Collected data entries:

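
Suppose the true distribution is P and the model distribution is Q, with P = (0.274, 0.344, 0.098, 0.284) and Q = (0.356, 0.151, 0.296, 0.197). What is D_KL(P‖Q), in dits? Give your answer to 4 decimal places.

D(P‖Q) = Σ p·log₁₀(p/q).
  0.274·log₁₀(0.274/0.356) = -0.03115
  0.344·log₁₀(0.344/0.151) = 0.12301
  0.098·log₁₀(0.098/0.296) = -0.04705
  0.284·log₁₀(0.284/0.197) = 0.04511
D(P‖Q) = 0.0899 dits.

0.0899 dits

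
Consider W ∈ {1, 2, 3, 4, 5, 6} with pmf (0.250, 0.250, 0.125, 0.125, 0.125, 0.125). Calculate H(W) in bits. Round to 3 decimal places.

H(W) = −Σ p·log₂ p.
  −(0.250)·log₂(0.250) = 0.5000
  −(0.250)·log₂(0.250) = 0.5000
  −(0.125)·log₂(0.125) = 0.3750
  −(0.125)·log₂(0.125) = 0.3750
  −(0.125)·log₂(0.125) = 0.3750
  −(0.125)·log₂(0.125) = 0.3750
Sum: 0.5000 + 0.5000 + 0.3750 + 0.3750 + 0.3750 + 0.3750 = 2.500 bits.

2.500 bits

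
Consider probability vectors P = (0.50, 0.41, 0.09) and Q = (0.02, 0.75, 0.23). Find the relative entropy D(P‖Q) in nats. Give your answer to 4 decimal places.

D(P‖Q) = Σ p·ln(p/q).
  0.50·ln(0.50/0.02) = 1.60944
  0.41·ln(0.41/0.75) = -0.24761
  0.09·ln(0.09/0.23) = -0.08444
D(P‖Q) = 1.2774 nats.

1.2774 nats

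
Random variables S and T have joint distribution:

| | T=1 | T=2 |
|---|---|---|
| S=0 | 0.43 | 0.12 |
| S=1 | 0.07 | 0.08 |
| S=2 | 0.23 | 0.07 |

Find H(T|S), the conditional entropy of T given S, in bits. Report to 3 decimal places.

Chain rule: H(T|S) = H(S,T) − H(S).
Marginals: p(S) = (0.5500, 0.1500, 0.3000), p(T) = (0.7300, 0.2700).
H(S,T) = 2.2069 bits; H(S) = 1.4060 bits.
H(T|S) = 2.2069 − 1.4060 = 0.801 bits.

0.801 bits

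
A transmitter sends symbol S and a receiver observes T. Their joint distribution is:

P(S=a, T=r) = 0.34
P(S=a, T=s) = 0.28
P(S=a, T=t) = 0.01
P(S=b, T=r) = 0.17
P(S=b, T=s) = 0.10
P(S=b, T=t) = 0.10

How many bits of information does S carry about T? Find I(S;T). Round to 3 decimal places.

Marginals: p(S) = (0.6300, 0.3700), p(T) = (0.5100, 0.3800, 0.1100).
I(S;T) = Σ p(x,y)·log₂[p(x,y)/(p(x)p(y))].
  (a,r): 0.34·log₂(1.0582) = 0.0277
  (a,s): 0.28·log₂(1.1696) = 0.0633
  (a,t): 0.01·log₂(0.1443) = -0.0279
  (b,r): 0.17·log₂(0.9009) = -0.0256
  (b,s): 0.10·log₂(0.7112) = -0.0492
  (b,t): 0.10·log₂(2.4570) = 0.1297
Sum = 0.118 bits.

0.118 bits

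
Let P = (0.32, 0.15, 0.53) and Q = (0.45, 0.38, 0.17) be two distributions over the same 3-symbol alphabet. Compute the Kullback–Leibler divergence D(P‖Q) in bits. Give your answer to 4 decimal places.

0.5109 bits

D(P‖Q) = Σ p·log₂(p/q).
  0.32·log₂(0.32/0.45) = -0.15739
  0.15·log₂(0.15/0.38) = -0.20116
  0.53·log₂(0.53/0.17) = 0.86944
D(P‖Q) = 0.5109 bits.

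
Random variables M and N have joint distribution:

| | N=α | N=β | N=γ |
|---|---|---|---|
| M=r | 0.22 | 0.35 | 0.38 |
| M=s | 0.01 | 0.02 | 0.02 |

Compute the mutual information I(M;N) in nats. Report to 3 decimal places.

0.000 nats

Marginals: p(M) = (0.9500, 0.0500), p(N) = (0.2300, 0.3700, 0.4000).
I(M;N) = H(M) + H(N) − H(M,N).
H(M) = 0.1985, H(N) = 1.0724, H(M,N) = 1.2708.
I(M;N) = 0.1985 + 1.0724 − 1.2708 = 0.000 nats.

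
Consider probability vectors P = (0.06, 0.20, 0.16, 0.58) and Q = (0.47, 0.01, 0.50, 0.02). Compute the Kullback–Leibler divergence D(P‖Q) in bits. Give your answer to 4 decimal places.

3.2408 bits

D(P‖Q) = Σ p·log₂(p/q).
  0.06·log₂(0.06/0.47) = -0.17818
  0.20·log₂(0.20/0.01) = 0.86439
  0.16·log₂(0.16/0.50) = -0.26302
  0.58·log₂(0.58/0.02) = 2.81763
D(P‖Q) = 3.2408 bits.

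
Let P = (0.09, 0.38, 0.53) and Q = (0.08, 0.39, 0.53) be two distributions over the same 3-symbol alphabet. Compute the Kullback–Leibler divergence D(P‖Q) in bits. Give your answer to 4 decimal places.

0.0011 bits

D(P‖Q) = Σ p·log₂(p/q).
  0.09·log₂(0.09/0.08) = 0.01529
  0.38·log₂(0.38/0.39) = -0.01424
  0.53·log₂(0.53/0.53) = 0.00000
D(P‖Q) = 0.0011 bits.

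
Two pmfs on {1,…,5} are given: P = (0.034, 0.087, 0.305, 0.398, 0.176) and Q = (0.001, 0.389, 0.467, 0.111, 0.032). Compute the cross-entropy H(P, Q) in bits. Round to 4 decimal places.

H(P,Q) = −Σ p·log₂ q.
  −0.034·log₂(0.001) = 0.33884
  −0.087·log₂(0.389) = 0.11851
  −0.305·log₂(0.467) = 0.33504
  −0.398·log₂(0.111) = 1.26220
  −0.176·log₂(0.032) = 0.87398
H(P,Q) = 2.9286 bits.

2.9286 bits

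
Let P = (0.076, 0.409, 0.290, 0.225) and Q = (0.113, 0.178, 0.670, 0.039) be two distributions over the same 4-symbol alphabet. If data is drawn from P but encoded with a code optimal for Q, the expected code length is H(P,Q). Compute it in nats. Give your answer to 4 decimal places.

H(P,Q) = −Σ p·ln q.
  −0.076·ln(0.113) = 0.16571
  −0.409·ln(0.178) = 0.70592
  −0.290·ln(0.670) = 0.11614
  −0.225·ln(0.039) = 0.72994
H(P,Q) = 1.7177 nats.

1.7177 nats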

TASK DESCRIPTION ->
Spot the lines above that mention "joint" and copy them.

SOLUTION FOR THIS TASK ->
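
Random variables S and T have joint distribution:
A transmitter sends symbol S and a receiver observes T. Their joint distribution is:
Random variables M and N have joint distribution: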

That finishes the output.